Work required | Reproduce, exactly, the lines of the material below from the line containing "the total S_1." through the line containing "Let f(n) = n^4.", with both end lines included and nothing else.

Excerpted records |

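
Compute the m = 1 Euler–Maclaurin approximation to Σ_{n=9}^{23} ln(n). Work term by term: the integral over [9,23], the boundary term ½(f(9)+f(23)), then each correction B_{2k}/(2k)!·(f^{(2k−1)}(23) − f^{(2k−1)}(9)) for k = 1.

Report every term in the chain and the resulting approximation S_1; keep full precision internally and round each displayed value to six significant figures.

∫_9^23 ln(x) dx evaluates to 38.3413.
½[f(9) + f(23)] = ½[2.19722 + 3.13549] = 2.66636.
So far: 41.0077.
Order-1 term: 1/12 · (0.0434783 − 0.111111) = -0.00563607.

S_1 ≈ 41.0021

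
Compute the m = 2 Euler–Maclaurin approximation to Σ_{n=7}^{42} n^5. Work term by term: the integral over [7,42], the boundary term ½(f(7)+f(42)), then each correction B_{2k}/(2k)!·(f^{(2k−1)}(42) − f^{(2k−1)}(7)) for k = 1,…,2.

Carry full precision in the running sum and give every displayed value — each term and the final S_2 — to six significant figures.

S_2 ≈ 9.81468e+08

The integral term ∫_7^42 x^5 dx = 9.14819e+08.
Endpoint term: (f(7) + f(42))/2 = (16807.0 + 1.30691e+08)/2 = 6.53540e+07.
So far: 9.80173e+08.
k=1: B_{2}/(2)! × [f^{(1)}(42) − f^{(1)}(7)] = 1/12 × (1.55585e+07 − 12005.0) = 1.29554e+06.
Running total after k=1: 9.81469e+08.
k=2: B_{4}/(4)! × [f^{(3)}(42) − f^{(3)}(7)] = −1/720 × (105840 − 2940.00) = -142.917.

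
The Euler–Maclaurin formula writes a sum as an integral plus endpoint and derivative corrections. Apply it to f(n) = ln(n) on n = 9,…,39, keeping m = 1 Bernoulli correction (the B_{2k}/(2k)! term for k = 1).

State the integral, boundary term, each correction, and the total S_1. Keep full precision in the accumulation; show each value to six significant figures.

∫_9^39 ln(x) dx evaluates to 93.1039.
Boundary: ½(f(9) + f(39)) = ½(2.19722 + 3.66356) = 2.93039.
So far: 96.0343.
Order-1 term: 1/12 · (0.0256410 − 0.111111) = -0.00712251.

S_1 ≈ 96.0272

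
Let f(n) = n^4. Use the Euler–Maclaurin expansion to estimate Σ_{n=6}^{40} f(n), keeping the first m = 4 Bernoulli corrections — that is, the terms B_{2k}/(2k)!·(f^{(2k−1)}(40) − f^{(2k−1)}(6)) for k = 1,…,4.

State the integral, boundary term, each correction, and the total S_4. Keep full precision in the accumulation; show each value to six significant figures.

∫_6^40 x^4 dx evaluates to 2.04784e+07.
Boundary: ½(f(6) + f(40)) = ½(1296.00 + 2.56000e+06) = 1.28065e+06.
Integral + boundary = 2.17591e+07.
Order-1 term: 1/12 · (256000 − 864.000) = 21261.3.
Running total after k=1: 2.17804e+07.
Order-2 term: −1/720 · (960.000 − 144.000) = -1.13333.
Running total after k=2: 2.17804e+07.
Order-3 term: 1/30240 · (0.00000 − 0.00000) = 0.00000.
Running total after k=3: 2.17804e+07.
Order-4 term: −1/1209600 · (0.00000 − 0.00000) = 0.00000.

S_4 ≈ 2.17804e+07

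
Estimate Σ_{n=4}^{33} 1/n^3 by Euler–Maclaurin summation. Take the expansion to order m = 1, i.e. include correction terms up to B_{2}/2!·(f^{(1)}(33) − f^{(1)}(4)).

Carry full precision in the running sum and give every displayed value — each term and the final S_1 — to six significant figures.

S_1 ≈ 0.0395936

The integral term ∫_4^33 1/x^3 dx = 0.0307909.
Boundary: ½(f(4) + f(33)) = ½(0.0156250 + 2.78265e-05) = 0.00782641.
So far: 0.0386173.
Correction k=1: B_{2}/2! · (f^{(1)}(33) − f^{(1)}(4)) = 1/12 · (-2.52968e-06 − (-0.0117188)) = 0.000976352.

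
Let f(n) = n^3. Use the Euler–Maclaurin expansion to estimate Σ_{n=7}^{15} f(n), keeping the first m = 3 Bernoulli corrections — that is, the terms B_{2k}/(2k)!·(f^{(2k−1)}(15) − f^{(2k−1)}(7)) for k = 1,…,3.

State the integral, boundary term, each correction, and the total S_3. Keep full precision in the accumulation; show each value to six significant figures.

The integral term ∫_7^15 x^3 dx = 12056.0.
Endpoint term: (f(7) + f(15))/2 = (343.000 + 3375.00)/2 = 1859.00.
So far: 13915.0.
Correction k=1: B_{2}/2! · (f^{(1)}(15) − f^{(1)}(7)) = 1/12 · (675.000 − 147.000) = 44.0000.
Running total after k=1: 13959.0.
Correction k=2: B_{4}/4! · (f^{(3)}(15) − f^{(3)}(7)) = −1/720 · (6.00000 − 6.00000) = 0.00000.
Running total after k=2: 13959.0.
Correction k=3: B_{6}/6! · (f^{(5)}(15) − f^{(5)}(7)) = 1/30240 · (0.00000 − 0.00000) = 0.00000.

S_3 ≈ 13959.0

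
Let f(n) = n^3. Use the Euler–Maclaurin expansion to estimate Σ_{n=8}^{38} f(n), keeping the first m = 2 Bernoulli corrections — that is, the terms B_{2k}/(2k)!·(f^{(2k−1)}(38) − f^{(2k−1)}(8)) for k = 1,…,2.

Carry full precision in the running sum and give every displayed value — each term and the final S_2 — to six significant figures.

∫_8^38 x^3 dx evaluates to 520260.
Endpoint term: (f(8) + f(38))/2 = (512.000 + 54872.0)/2 = 27692.0.
Running total after boundary: 547952.
k=1: B_{2}/(2)! × [f^{(1)}(38) − f^{(1)}(8)] = 1/12 × (4332.00 − 192.000) = 345.000.
Partial sum through k=1: 548297.
k=2: B_{4}/(4)! × [f^{(3)}(38) − f^{(3)}(8)] = −1/720 × (6.00000 − 6.00000) = 0.00000.

S_2 ≈ 548297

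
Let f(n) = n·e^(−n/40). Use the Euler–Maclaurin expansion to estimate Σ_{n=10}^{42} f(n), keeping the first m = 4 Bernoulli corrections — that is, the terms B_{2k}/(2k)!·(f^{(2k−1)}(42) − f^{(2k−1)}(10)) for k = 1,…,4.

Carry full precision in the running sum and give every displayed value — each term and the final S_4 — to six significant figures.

S_4 ≈ 420.998

The integral term ∫_10^42 x·e^(−x/40) dx = 409.806.
Endpoint term: (f(10) + f(42))/2 = (7.78801 + 14.6974)/2 = 11.2427.
Integral + boundary = 421.048.
k=1: B_{2}/(2)! × [f^{(1)}(42) − f^{(1)}(10)] = 1/12 × (-0.0174969 − 0.584101) = -0.0501331.
Running total after k=1: 420.998.
k=2: B_{4}/(4)! × [f^{(3)}(42) − f^{(3)}(10)] = −1/720 × (0.000426487 − 0.00133856) = 1.26677e-06.
Running total after k=2: 420.998.
k=3: B_{6}/(6)! × [f^{(5)}(42) − f^{(5)}(10)] = 1/30240 × (5.39943e-07 − 1.44504e-06) = -2.99305e-11.
Running total after k=3: 420.998.
k=4: B_{8}/(8)! × [f^{(7)}(42) − f^{(7)}(10)] = −1/1209600 × (5.08332e-10 − 1.28342e-09) = 6.40783e-16.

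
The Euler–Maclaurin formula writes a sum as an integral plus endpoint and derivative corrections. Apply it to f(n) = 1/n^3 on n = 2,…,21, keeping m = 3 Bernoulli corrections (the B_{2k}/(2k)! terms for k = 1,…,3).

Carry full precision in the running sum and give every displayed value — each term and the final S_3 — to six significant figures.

The integral term ∫_2^21 1/x^3 dx = 0.123866.
½[f(2) + f(21)] = ½[0.125000 + 0.000107980] = 0.0625540.
So far: 0.186420.
Correction k=1: B_{2}/2! · (f^{(1)}(21) − f^{(1)}(2)) = 1/12 · (-1.54257e-05 − (-0.187500)) = 0.0156237.
Running total after k=1: 0.202044.
Correction k=2: B_{4}/4! · (f^{(3)}(21) − f^{(3)}(2)) = −1/720 · (-6.99577e-07 − (-0.937500)) = -0.00130208.
Running total after k=2: 0.200742.
Correction k=3: B_{6}/6! · (f^{(5)}(21) − f^{(5)}(2)) = 1/30240 · (-6.66264e-08 − (-9.84375)) = 0.000325521.

S_3 ≈ 0.201067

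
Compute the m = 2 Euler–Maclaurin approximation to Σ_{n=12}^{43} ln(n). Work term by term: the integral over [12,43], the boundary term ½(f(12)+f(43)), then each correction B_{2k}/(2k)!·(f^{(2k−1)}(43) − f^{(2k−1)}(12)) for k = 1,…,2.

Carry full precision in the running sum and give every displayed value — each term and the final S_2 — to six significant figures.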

Result of this exercise |
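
State the integral, boundary term, each correction, and the total S_1. Keep full precision in the accumulation; show each value to six significant figures.

∫_9^39 ln(x) dx evaluates to 93.1039.
Boundary: ½(f(9) + f(39)) = ½(2.19722 + 3.66356) = 2.93039.
So far: 96.0343.
Order-1 term: 1/12 · (0.0256410 − 0.111111) = -0.00712251.

S_1 ≈ 96.0272

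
Let f(n) = n^4. Use the Euler–Maclaurin expansion to estimate Σ_{n=6}^{40} f(n), keeping the first m = 4 Bernoulli corrections — that is, the terms B_{2k}/(2k)!·(f^{(2k−1)}(40) − f^{(2k−1)}(6)) for k = 1,…,4.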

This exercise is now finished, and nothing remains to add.